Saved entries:

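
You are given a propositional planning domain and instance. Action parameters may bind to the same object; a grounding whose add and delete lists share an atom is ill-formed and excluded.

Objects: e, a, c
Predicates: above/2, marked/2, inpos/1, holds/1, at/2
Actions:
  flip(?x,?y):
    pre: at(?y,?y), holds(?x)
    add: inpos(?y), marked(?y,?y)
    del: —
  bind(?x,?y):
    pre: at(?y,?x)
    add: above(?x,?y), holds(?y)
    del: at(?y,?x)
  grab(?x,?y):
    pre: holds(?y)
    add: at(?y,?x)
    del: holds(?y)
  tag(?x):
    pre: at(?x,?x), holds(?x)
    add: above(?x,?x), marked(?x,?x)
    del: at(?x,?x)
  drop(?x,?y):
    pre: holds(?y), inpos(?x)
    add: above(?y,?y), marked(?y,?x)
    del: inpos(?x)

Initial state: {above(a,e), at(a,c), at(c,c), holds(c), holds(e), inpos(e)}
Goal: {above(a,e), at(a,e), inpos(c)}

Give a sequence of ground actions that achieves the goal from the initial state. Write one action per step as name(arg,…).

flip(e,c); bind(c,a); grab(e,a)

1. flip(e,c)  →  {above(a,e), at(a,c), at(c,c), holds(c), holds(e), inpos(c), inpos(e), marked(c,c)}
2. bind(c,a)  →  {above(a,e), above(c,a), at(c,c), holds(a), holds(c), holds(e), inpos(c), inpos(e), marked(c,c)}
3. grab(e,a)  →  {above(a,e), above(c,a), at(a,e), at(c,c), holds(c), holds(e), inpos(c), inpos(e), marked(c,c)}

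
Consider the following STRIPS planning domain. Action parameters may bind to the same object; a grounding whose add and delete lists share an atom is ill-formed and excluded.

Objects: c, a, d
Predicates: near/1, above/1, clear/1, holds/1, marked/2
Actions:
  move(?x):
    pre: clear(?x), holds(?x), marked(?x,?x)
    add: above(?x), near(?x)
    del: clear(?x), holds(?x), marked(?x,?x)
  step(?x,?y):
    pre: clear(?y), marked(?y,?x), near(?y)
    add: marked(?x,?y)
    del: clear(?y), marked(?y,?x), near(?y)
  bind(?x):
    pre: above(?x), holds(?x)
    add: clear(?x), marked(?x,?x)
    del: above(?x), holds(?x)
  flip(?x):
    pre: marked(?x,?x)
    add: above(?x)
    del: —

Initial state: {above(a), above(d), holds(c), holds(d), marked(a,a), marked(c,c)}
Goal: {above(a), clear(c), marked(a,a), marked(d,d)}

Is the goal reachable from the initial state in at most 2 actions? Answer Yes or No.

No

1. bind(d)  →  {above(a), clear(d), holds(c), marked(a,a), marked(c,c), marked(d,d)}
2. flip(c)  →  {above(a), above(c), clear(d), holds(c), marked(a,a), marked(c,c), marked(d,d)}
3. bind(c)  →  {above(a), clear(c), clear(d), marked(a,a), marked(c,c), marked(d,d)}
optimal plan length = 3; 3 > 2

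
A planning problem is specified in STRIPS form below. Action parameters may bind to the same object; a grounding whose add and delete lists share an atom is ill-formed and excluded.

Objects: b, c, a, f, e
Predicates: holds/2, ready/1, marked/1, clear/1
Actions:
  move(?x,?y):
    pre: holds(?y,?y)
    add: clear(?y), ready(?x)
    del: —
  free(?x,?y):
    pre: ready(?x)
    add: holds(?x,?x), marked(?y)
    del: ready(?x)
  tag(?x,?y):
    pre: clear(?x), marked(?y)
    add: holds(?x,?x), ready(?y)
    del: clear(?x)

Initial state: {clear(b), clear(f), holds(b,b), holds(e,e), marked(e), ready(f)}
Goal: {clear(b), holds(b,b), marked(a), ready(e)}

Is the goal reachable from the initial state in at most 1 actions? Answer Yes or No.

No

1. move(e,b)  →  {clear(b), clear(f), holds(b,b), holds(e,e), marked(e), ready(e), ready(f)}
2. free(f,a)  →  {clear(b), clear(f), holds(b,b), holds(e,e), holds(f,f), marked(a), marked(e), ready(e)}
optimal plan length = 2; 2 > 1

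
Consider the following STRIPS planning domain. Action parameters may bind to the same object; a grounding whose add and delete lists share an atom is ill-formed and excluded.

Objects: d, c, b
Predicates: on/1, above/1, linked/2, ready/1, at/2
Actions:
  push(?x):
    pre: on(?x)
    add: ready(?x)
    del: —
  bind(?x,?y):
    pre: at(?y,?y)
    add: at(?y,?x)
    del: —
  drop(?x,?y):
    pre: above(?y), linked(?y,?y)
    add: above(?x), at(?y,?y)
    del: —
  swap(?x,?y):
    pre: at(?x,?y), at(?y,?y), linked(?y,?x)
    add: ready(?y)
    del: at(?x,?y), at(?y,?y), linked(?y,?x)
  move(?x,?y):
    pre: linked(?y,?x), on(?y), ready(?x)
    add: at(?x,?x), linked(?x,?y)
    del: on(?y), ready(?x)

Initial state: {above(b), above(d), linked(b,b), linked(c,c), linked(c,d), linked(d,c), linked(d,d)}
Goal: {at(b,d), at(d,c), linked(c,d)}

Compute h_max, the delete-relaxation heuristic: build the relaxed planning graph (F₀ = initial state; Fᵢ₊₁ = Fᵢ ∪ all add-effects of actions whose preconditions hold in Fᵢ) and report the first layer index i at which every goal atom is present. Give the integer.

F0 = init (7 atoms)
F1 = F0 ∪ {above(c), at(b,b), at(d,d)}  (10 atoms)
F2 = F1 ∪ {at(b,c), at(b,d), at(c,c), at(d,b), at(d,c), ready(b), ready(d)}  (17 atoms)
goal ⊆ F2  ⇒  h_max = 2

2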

...

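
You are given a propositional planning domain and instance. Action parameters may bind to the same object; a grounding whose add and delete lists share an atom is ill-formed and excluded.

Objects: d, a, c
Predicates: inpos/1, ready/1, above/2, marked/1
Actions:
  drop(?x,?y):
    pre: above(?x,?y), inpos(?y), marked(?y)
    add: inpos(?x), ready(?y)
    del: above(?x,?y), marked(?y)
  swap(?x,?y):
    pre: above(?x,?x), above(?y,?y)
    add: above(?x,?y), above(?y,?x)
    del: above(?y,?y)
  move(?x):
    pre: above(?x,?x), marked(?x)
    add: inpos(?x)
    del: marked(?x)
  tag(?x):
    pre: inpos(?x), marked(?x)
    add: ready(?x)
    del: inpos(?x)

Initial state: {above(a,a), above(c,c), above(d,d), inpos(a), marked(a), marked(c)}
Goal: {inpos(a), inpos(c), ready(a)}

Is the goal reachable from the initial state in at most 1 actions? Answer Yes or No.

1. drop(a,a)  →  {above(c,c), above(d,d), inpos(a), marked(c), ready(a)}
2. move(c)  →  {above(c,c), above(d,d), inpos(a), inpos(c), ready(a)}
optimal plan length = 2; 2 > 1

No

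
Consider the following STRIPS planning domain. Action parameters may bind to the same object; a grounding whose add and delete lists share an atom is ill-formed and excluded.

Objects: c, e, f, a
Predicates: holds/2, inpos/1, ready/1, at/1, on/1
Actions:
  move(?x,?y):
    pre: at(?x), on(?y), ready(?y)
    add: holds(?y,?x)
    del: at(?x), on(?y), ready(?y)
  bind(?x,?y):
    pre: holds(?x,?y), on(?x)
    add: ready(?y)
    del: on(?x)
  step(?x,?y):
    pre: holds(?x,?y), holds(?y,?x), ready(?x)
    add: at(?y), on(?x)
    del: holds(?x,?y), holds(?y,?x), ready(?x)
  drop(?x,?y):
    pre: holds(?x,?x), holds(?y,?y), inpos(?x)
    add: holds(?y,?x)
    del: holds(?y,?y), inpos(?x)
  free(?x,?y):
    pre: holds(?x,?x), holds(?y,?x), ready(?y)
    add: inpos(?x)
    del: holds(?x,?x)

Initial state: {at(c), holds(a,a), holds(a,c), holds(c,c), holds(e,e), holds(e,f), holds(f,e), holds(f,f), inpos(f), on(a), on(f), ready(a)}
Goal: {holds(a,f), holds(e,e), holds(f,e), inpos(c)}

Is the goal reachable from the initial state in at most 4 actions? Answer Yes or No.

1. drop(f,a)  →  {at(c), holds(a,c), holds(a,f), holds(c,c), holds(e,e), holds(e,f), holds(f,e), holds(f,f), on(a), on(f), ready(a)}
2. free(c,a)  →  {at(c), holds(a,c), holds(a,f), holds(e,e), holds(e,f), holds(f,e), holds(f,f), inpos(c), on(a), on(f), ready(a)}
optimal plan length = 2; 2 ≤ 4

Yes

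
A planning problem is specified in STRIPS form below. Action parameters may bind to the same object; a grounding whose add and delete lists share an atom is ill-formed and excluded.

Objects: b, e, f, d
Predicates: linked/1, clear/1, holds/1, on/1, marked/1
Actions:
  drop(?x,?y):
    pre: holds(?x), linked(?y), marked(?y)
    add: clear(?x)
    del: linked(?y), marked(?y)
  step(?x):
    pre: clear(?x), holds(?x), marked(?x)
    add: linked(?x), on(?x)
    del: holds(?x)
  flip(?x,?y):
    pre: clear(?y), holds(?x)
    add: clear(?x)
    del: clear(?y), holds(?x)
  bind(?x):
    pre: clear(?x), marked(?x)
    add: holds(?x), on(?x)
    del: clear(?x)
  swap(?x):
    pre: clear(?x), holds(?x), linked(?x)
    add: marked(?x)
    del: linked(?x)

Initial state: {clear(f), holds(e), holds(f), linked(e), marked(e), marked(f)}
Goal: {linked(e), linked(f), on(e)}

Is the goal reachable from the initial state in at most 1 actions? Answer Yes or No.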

...

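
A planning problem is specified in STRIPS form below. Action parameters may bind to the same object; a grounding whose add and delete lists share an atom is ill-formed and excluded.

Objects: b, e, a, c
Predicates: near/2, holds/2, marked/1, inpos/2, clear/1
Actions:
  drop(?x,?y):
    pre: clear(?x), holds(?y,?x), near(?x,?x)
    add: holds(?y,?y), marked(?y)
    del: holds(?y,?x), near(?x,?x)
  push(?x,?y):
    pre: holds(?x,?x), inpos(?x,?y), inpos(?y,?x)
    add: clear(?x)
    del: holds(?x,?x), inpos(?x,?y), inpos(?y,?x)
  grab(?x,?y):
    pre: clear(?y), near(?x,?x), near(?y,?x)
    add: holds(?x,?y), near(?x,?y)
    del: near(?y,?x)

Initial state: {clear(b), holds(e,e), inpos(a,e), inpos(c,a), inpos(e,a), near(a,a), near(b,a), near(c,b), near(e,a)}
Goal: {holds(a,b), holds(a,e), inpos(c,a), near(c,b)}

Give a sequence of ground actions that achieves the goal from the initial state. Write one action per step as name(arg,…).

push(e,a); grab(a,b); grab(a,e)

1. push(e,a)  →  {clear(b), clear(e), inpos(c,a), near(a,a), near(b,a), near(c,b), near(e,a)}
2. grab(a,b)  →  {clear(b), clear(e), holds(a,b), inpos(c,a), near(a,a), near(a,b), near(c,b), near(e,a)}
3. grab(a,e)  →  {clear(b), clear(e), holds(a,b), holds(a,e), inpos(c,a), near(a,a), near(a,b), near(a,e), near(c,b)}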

_DIRECTIONS_: Copy only this part of the entries above: the line with "pre: on(?x)", the line with "del: on(?y), ready(?x)", and the lines between, all exactly as written.

_TASK SOLUTION_:
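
    pre: on(?x)
    add: ready(?x)
    del: —
  bind(?x,?y):
    pre: at(?y,?y)
    add: at(?y,?x)
    del: —
  drop(?x,?y):
    pre: above(?y), linked(?y,?y)
    add: above(?x), at(?y,?y)
    del: —
  swap(?x,?y):
    pre: at(?x,?y), at(?y,?y), linked(?y,?x)
    add: ready(?y)
    del: at(?x,?y), at(?y,?y), linked(?y,?x)
  move(?x,?y):
    pre: linked(?y,?x), on(?y), ready(?x)
    add: at(?x,?x), linked(?x,?y)
    del: on(?y), ready(?x)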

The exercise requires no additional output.